* [Source material]:
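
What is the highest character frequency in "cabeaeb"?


Input: cabeaeb
Character counts:
  'a': 2
  'b': 2
  'c': 1
  'e': 2
Maximum frequency: 2

2


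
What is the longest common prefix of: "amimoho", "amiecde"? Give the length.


Words: amimoho, amiecde
  Position 0: all 'a' => match
  Position 1: all 'm' => match
  Position 2: all 'i' => match
  Position 3: ('m', 'e') => mismatch, stop
LCP = "ami" (length 3)

3


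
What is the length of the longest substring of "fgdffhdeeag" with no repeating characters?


Input: "fgdffhdeeag"
Sliding window (track last position of each char):
  Position 0 ('f'): window [0,0] length 1 -- new best
  Position 1 ('g'): window [0,1] length 2 -- new best
  Position 2 ('d'): window [0,2] length 3 -- new best
  Position 3 ('f'): repeat (last at 0), move window start to 1
  Position 3 ('f'): window [1,3] length 3
  Position 4 ('f'): repeat (last at 3), move window start to 4
  Position 4 ('f'): window [4,4] length 1
  Position 5 ('h'): window [4,5] length 2
  Position 6 ('d'): window [4,6] length 3
  Position 7 ('e'): window [4,7] length 4 -- new best
  Position 8 ('e'): repeat (last at 7), move window start to 8
  Position 8 ('e'): window [8,8] length 1
  Position 9 ('a'): window [8,9] length 2
  Position 10 ('g'): window [8,10] length 3
Longest substring with no repeats: "fhde" with length 4

4


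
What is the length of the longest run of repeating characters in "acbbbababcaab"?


Input: "acbbbababcaab"
Scanning for longest run:
  Position 1 ('c'): new char, reset run to 1
  Position 2 ('b'): new char, reset run to 1
  Position 3 ('b'): continues run of 'b', length=2
  Position 4 ('b'): continues run of 'b', length=3
  Position 5 ('a'): new char, reset run to 1
  Position 6 ('b'): new char, reset run to 1
  Position 7 ('a'): new char, reset run to 1
  Position 8 ('b'): new char, reset run to 1
  Position 9 ('c'): new char, reset run to 1
  Position 10 ('a'): new char, reset run to 1
  Position 11 ('a'): continues run of 'a', length=2
  Position 12 ('b'): new char, reset run to 1
Longest run: 'b' with length 3

3


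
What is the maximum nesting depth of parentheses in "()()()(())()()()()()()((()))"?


Input: "()()()(())()()()()()()((()))"
Tracking depth:
  Position 0 '(': depth becomes 1
  Position 1 ')': depth becomes 0
  Position 2 '(': depth becomes 1
  Position 3 ')': depth becomes 0
  Position 4 '(': depth becomes 1
  Position 5 ')': depth becomes 0
  Position 6 '(': depth becomes 1
  Position 7 '(': depth becomes 2
  Position 8 ')': depth becomes 1
  Position 9 ')': depth becomes 0
  Position 10 '(': depth becomes 1
  Position 11 ')': depth becomes 0
  Position 12 '(': depth becomes 1
  Position 13 ')': depth becomes 0
  Position 14 '(': depth becomes 1
  Position 15 ')': depth becomes 0
  Position 16 '(': depth becomes 1
  Position 17 ')': depth becomes 0
  Position 18 '(': depth becomes 1
  Position 19 ')': depth becomes 0
  Position 20 '(': depth becomes 1
  Position 21 ')': depth becomes 0
  Position 22 '(': depth becomes 1
  Position 23 '(': depth becomes 2
  Position 24 '(': depth becomes 3
  Position 25 ')': depth becomes 2
  Position 26 ')': depth becomes 1
  Position 27 ')': depth becomes 0
Maximum depth reached: 3

3


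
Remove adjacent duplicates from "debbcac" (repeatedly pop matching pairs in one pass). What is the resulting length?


Input: debbcac
Stack-based adjacent duplicate removal:
  Read 'd': push. Stack: d
  Read 'e': push. Stack: de
  Read 'b': push. Stack: deb
  Read 'b': matches stack top 'b' => pop. Stack: de
  Read 'c': push. Stack: dec
  Read 'a': push. Stack: deca
  Read 'c': push. Stack: decac
Final stack: "decac" (length 5)

5


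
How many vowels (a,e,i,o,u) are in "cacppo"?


Input: cacppo
Checking each character:
  'c' at position 0: consonant
  'a' at position 1: vowel (running total: 1)
  'c' at position 2: consonant
  'p' at position 3: consonant
  'p' at position 4: consonant
  'o' at position 5: vowel (running total: 2)
Total vowels: 2

2


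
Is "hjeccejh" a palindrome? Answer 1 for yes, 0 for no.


Input: hjeccejh
Reversed: hjeccejh
  Compare pos 0 ('h') with pos 7 ('h'): match
  Compare pos 1 ('j') with pos 6 ('j'): match
  Compare pos 2 ('e') with pos 5 ('e'): match
  Compare pos 3 ('c') with pos 4 ('c'): match
Result: palindrome

1


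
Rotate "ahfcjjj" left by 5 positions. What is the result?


Input: "ahfcjjj", rotate left by 5
First 5 characters: "ahfcj"
Remaining characters: "jj"
Concatenate remaining + first: "jj" + "ahfcj" = "jjahfcj"

jjahfcj


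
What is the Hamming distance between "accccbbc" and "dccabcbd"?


Comparing "accccbbc" and "dccabcbd" position by position:
  Position 0: 'a' vs 'd' => differ
  Position 1: 'c' vs 'c' => same
  Position 2: 'c' vs 'c' => same
  Position 3: 'c' vs 'a' => differ
  Position 4: 'c' vs 'b' => differ
  Position 5: 'b' vs 'c' => differ
  Position 6: 'b' vs 'b' => same
  Position 7: 'c' vs 'd' => differ
Total differences (Hamming distance): 5

5


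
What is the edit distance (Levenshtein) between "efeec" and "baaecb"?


Computing edit distance: "efeec" -> "baaecb"
DP table:
           b    a    a    e    c    b
      0    1    2    3    4    5    6
  e   1    1    2    3    3    4    5
  f   2    2    2    3    4    4    5
  e   3    3    3    3    3    4    5
  e   4    4    4    4    3    4    5
  c   5    5    5    5    4    3    4
Edit distance = dp[5][6] = 4

4


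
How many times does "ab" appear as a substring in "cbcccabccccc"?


Searching for "ab" in "cbcccabccccc"
Scanning each position:
  Position 0: "cb" => no
  Position 1: "bc" => no
  Position 2: "cc" => no
  Position 3: "cc" => no
  Position 4: "ca" => no
  Position 5: "ab" => MATCH
  Position 6: "bc" => no
  Position 7: "cc" => no
  Position 8: "cc" => no
  Position 9: "cc" => no
  Position 10: "cc" => no
Total occurrences: 1

1


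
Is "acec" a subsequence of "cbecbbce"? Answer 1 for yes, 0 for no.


Check if "acec" is a subsequence of "cbecbbce"
Greedy scan:
  Position 0 ('c'): no match needed
  Position 1 ('b'): no match needed
  Position 2 ('e'): no match needed
  Position 3 ('c'): no match needed
  Position 4 ('b'): no match needed
  Position 5 ('b'): no match needed
  Position 6 ('c'): no match needed
  Position 7 ('e'): no match needed
Only matched 0/4 characters => not a subsequence

0


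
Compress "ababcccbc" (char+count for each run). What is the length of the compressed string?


Input: ababcccbc
Runs:
  'a' x 1 => "a1"
  'b' x 1 => "b1"
  'a' x 1 => "a1"
  'b' x 1 => "b1"
  'c' x 3 => "c3"
  'b' x 1 => "b1"
  'c' x 1 => "c1"
Compressed: "a1b1a1b1c3b1c1"
Compressed length: 14

14


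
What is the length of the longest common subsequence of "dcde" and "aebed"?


LCS of "dcde" and "aebed"
DP table:
           a    e    b    e    d
      0    0    0    0    0    0
  d   0    0    0    0    0    1
  c   0    0    0    0    0    1
  d   0    0    0    0    0    1
  e   0    0    1    1    1    1
LCS length = dp[4][5] = 1

1


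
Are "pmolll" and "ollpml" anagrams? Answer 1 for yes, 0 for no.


Strings: "pmolll", "ollpml"
Sorted first:  lllmop
Sorted second: lllmop
Sorted forms match => anagrams

1


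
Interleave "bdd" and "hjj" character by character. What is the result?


Interleaving "bdd" and "hjj":
  Position 0: 'b' from first, 'h' from second => "bh"
  Position 1: 'd' from first, 'j' from second => "dj"
  Position 2: 'd' from first, 'j' from second => "dj"
Result: bhdjdj

bhdjdj


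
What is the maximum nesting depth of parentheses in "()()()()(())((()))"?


Input: "()()()()(())((()))"
Tracking depth:
  Position 0 '(': depth becomes 1
  Position 1 ')': depth becomes 0
  Position 2 '(': depth becomes 1
  Position 3 ')': depth becomes 0
  Position 4 '(': depth becomes 1
  Position 5 ')': depth becomes 0
  Position 6 '(': depth becomes 1
  Position 7 ')': depth becomes 0
  Position 8 '(': depth becomes 1
  Position 9 '(': depth becomes 2
  Position 10 ')': depth becomes 1
  Position 11 ')': depth becomes 0
  Position 12 '(': depth becomes 1
  Position 13 '(': depth becomes 2
  Position 14 '(': depth becomes 3
  Position 15 ')': depth becomes 2
  Position 16 ')': depth becomes 1
  Position 17 ')': depth becomes 0
Maximum depth reached: 3

3


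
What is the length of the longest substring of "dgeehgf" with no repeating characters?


Input: "dgeehgf"
Sliding window (track last position of each char):
  Position 0 ('d'): window [0,0] length 1 -- new best
  Position 1 ('g'): window [0,1] length 2 -- new best
  Position 2 ('e'): window [0,2] length 3 -- new best
  Position 3 ('e'): repeat (last at 2), move window start to 3
  Position 3 ('e'): window [3,3] length 1
  Position 4 ('h'): window [3,4] length 2
  Position 5 ('g'): window [3,5] length 3
  Position 6 ('f'): window [3,6] length 4 -- new best
Longest substring with no repeats: "ehgf" with length 4

4


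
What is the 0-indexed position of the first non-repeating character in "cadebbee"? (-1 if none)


Input: cadebbee
Character frequencies:
  'a': 1
  'b': 2
  'c': 1
  'd': 1
  'e': 3
Scanning left to right for freq == 1:
  Position 0 ('c'): unique! => answer = 0

0


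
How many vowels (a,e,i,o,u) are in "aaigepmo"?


Input: aaigepmo
Checking each character:
  'a' at position 0: vowel (running total: 1)
  'a' at position 1: vowel (running total: 2)
  'i' at position 2: vowel (running total: 3)
  'g' at position 3: consonant
  'e' at position 4: vowel (running total: 4)
  'p' at position 5: consonant
  'm' at position 6: consonant
  'o' at position 7: vowel (running total: 5)
Total vowels: 5

5


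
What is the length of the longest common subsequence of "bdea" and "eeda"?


LCS of "bdea" and "eeda"
DP table:
           e    e    d    a
      0    0    0    0    0
  b   0    0    0    0    0
  d   0    0    0    1    1
  e   0    1    1    1    1
  a   0    1    1    1    2
LCS length = dp[4][4] = 2

2


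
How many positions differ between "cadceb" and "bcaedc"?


Comparing "cadceb" and "bcaedc" position by position:
  Position 0: 'c' vs 'b' => DIFFER
  Position 1: 'a' vs 'c' => DIFFER
  Position 2: 'd' vs 'a' => DIFFER
  Position 3: 'c' vs 'e' => DIFFER
  Position 4: 'e' vs 'd' => DIFFER
  Position 5: 'b' vs 'c' => DIFFER
Positions that differ: 6

6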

* [What is expected]:
The answer should consist solely of the lines from the one that contains "How many positions" through the end of the material above, copied exactly.

* [Your solution]:
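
How many positions differ between "cadceb" and "bcaedc"?


Comparing "cadceb" and "bcaedc" position by position:
  Position 0: 'c' vs 'b' => DIFFER
  Position 1: 'a' vs 'c' => DIFFER
  Position 2: 'd' vs 'a' => DIFFER
  Position 3: 'c' vs 'e' => DIFFER
  Position 4: 'e' vs 'd' => DIFFER
  Position 5: 'b' vs 'c' => DIFFER
Positions that differ: 6

6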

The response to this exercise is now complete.